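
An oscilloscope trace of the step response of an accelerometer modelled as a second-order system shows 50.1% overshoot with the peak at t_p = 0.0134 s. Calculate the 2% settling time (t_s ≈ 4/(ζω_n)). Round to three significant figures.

t_s ≈ 0.0776 s

From the overshoot, ζ = −ln(OS)/√(π²+ln²(OS)) = 0.215.
t_p = π/ω_d ⇒ ω_d = 234 rad/s; then ω_n = ω_d/√(1−ζ²) = 240 rad/s.
t_s ≈ 4/(ζω_n) = 4/(0.215·240) = 0.0776 s.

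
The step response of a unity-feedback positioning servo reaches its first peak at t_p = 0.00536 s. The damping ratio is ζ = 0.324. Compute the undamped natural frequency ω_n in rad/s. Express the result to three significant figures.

Peak time t_p = π/ω_d, so ω_d = π/t_p = π/0.00536 = 586 rad/s.
ω_n = ω_d/√(1−ζ²) = 586/√0.895 = 620 rad/s.

ω_n ≈ 620 rad/s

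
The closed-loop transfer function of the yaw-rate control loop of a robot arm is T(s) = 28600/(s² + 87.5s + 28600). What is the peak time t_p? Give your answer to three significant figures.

t_p ≈ 0.0192 s

ω_n = √28600 = 169 rad/s; ζ = 87.5/(2·169) = 0.259.
ω_d = 169·√(1 − 0.259²) = 163 rad/s. Then t_p = π/ω_d = 0.0192 s.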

★ ★ ★ ★ ★ ★ ★

Work order →
Your reply should be all of the data, returned exactly.

Response →
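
An oscilloscope trace of the step response of an accelerometer modelled as a second-order system shows 50.1% overshoot with the peak at t_p = 0.0134 s. Calculate the 2% settling time (t_s ≈ 4/(ζω_n)). Round to three significant figures.

t_s ≈ 0.0776 s

From the overshoot, ζ = −ln(OS)/√(π²+ln²(OS)) = 0.215.
t_p = π/ω_d ⇒ ω_d = 234 rad/s; then ω_n = ω_d/√(1−ζ²) = 240 rad/s.
t_s ≈ 4/(ζω_n) = 4/(0.215·240) = 0.0776 s.

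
The step response of a unity-feedback positioning servo reaches its first peak at t_p = 0.00536 s. The damping ratio is ζ = 0.324. Compute the undamped natural frequency ω_n in rad/s. Express the result to three significant figures.

Peak time t_p = π/ω_d, so ω_d = π/t_p = π/0.00536 = 586 rad/s.
ω_n = ω_d/√(1−ζ²) = 586/√0.895 = 620 rad/s.

ω_n ≈ 620 rad/s

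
The closed-loop transfer function of the yaw-rate control loop of a robot arm is T(s) = 28600/(s² + 87.5s + 28600). What is the peak time t_p? Give your answer to three significant figures.

t_p ≈ 0.0192 s

ω_n = √28600 = 169 rad/s; ζ = 87.5/(2·169) = 0.259.
ω_d = 169·√(1 − 0.259²) = 163 rad/s. Then t_p = π/ω_d = 0.0192 s.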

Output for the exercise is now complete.